What you need to do: Produce word for word the lines of the data below running from the one that has "A procedure consists of 10" to the one that has "The following ordering constraints apply: Step", inclusive, and no others.

Extracted entries:
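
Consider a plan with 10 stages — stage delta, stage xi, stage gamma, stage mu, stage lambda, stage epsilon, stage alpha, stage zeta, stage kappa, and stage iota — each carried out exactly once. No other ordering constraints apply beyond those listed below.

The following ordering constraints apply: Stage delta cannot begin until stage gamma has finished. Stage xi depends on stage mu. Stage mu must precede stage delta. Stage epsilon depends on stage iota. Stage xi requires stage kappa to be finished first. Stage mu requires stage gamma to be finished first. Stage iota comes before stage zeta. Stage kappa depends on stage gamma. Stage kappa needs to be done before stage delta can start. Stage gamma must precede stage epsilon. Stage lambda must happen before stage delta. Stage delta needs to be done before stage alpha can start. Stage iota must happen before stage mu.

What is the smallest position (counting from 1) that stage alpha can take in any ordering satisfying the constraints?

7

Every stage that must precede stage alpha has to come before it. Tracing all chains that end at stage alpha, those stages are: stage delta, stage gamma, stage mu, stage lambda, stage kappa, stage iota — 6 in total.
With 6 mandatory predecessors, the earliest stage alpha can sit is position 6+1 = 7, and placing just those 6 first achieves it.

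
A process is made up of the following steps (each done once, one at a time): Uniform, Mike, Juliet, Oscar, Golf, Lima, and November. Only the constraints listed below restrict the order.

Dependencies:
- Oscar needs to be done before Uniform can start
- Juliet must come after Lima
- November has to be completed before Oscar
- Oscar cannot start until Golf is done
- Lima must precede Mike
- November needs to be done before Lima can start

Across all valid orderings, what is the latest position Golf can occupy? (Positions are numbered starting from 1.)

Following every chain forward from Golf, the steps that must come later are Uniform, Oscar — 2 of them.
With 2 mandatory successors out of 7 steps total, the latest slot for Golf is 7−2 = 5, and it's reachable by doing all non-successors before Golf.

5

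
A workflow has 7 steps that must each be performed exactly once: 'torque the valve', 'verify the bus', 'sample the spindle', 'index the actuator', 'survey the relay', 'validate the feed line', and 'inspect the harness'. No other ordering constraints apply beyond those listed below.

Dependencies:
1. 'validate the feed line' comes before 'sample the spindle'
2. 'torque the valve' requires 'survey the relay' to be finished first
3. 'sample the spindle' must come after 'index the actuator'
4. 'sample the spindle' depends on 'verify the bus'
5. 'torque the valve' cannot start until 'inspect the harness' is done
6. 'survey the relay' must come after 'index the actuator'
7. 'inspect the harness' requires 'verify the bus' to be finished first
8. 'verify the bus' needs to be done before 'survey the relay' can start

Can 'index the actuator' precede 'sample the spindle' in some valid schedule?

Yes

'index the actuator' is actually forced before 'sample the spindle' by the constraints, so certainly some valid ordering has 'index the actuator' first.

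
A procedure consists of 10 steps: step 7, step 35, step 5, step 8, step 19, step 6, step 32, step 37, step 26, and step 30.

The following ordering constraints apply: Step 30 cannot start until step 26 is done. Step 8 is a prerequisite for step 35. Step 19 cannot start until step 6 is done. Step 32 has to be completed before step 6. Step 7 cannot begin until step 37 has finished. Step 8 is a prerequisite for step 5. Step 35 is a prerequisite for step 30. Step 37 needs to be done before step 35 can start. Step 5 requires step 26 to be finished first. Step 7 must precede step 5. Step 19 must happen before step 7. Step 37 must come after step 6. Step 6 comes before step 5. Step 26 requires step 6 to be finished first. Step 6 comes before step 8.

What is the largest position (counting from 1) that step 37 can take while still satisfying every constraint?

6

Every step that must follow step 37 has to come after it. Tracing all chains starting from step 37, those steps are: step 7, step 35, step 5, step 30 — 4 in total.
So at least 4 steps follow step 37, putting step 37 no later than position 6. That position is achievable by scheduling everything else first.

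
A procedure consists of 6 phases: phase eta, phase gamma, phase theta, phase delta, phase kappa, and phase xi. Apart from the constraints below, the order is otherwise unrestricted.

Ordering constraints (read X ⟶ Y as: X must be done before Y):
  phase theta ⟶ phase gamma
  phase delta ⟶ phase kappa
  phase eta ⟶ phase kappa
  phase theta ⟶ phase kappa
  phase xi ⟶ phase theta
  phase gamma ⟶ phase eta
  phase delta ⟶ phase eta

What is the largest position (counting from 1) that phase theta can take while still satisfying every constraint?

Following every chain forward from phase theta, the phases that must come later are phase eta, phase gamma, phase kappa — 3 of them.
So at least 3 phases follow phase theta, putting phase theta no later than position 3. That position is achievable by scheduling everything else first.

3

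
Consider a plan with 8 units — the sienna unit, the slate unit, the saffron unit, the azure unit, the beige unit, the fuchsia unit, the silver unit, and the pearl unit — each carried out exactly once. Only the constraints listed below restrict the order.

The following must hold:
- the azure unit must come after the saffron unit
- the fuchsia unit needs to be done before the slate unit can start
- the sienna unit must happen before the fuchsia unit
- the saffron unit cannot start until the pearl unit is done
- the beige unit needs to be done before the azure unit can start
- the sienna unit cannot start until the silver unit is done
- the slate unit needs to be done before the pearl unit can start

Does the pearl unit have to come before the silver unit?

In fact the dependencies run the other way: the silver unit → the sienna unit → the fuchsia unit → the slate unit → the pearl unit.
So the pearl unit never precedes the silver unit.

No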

Answer to this task:
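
A procedure consists of 10 steps: step 7, step 35, step 5, step 8, step 19, step 6, step 32, step 37, step 26, and step 30.

The following ordering constraints apply: Step 30 cannot start until step 26 is done. Step 8 is a prerequisite for step 35. Step 19 cannot start until step 6 is done. Step 32 has to be completed before step 6. Step 7 cannot begin until step 37 has finished. Step 8 is a prerequisite for step 5. Step 35 is a prerequisite for step 30. Step 37 needs to be done before step 35 can start. Step 5 requires step 26 to be finished first. Step 7 must precede step 5. Step 19 must happen before step 7. Step 37 must come after step 6. Step 6 comes before step 5. Step 26 requires step 6 to be finished first. Step 6 comes before step 8.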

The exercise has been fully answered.